---------- TASK INPUTS ----------

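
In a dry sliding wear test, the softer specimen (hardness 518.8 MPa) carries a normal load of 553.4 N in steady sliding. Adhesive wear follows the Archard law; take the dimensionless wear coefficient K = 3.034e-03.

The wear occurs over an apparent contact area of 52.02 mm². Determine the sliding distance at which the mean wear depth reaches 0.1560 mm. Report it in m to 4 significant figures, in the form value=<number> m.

value=2.507 m

Intermediates are shown rounded. The computation holds exact precision, and rounded just once to 4 significant figures.
Convert: Hardness H = 518.8 MPa = 5.188e+08 Pa.
Convert: Contact area A = 52.02 mm² = 5.202e-05 m².
Convert: Depth limit h_lim = 0.1560 mm = 1.560e-04 m.
Working in SI base units: W = 553.4 N, H = 5.188e+08 Pa, K = 3.034e-03.
Volume at the limit: V_lim = h_lim·A = 1.560e-04 · 5.202e-05 = 8.115e-09 m³.
Inverting, life L = V_lim·H/(K·W) = 8.115e-09 · 5.188e+08 / (3.034e-03 · 553.4) = 2.507 m.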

----------

WHAT IS BEING ASKED: Type the records out again. Match them exactly.

RESULT FOR THIS TASK:
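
In a dry sliding wear test, the softer specimen (hardness 518.8 MPa) carries a normal load of 553.4 N in steady sliding. Adhesive wear follows the Archard law; take the dimensionless wear coefficient K = 3.034e-03.

The wear occurs over an apparent contact area of 52.02 mm². Determine the sliding distance at which the mean wear depth reaches 0.1560 mm. Report it in m to 4 significant figures, in the form value=<number> m.

value=2.507 m

Intermediates are shown rounded. The computation holds exact precision, and rounded just once to 4 significant figures.
Convert: Hardness H = 518.8 MPa = 5.188e+08 Pa.
Convert: Contact area A = 52.02 mm² = 5.202e-05 m².
Convert: Depth limit h_lim = 0.1560 mm = 1.560e-04 m.
Working in SI base units: W = 553.4 N, H = 5.188e+08 Pa, K = 3.034e-03.
Volume at the limit: V_lim = h_lim·A = 1.560e-04 · 5.202e-05 = 8.115e-09 m³.
Inverting, life L = V_lim·H/(K·W) = 8.115e-09 · 5.188e+08 / (3.034e-03 · 553.4) = 2.507 m.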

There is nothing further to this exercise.